▸ Records for the task
####

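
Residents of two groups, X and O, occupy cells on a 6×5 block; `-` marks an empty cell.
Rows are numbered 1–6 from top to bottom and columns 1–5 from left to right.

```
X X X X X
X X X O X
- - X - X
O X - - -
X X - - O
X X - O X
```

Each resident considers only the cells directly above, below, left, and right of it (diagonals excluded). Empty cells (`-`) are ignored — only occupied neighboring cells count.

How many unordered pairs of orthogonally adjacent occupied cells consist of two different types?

7

Scan each occupied cell's neighbors to the right and below so each pair is counted once.
From row 1: 1 unlike of 9 pairs (running 1/9).
From row 2: 2 unlike of 6 pairs (running 3/15).
From row 4: 2 unlike of 3 pairs (running 5/18).
From row 5: 1 unlike of 4 pairs (running 6/22).
From row 6: 1 unlike of 2 pairs (running 7/24).
Total adjacent occupied pairs: 24; unlike-type pairs: 7.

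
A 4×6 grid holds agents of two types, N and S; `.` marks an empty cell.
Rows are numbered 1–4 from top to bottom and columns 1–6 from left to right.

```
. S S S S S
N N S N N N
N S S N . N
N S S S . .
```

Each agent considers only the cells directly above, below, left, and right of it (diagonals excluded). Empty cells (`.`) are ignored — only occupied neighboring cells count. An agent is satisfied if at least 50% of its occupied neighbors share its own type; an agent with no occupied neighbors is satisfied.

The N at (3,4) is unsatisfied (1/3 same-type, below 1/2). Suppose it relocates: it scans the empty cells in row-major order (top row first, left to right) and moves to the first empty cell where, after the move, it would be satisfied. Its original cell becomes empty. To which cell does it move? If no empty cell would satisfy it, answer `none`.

(1,1)

Vacating (3,4). Empty cells in order:
  (1,1): 1/2 same-type → satisfied — stop here.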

####

▸ Directions
Work out how many lines contain the word "columns" in the records, and answer with the number only.

▸ Answer space
2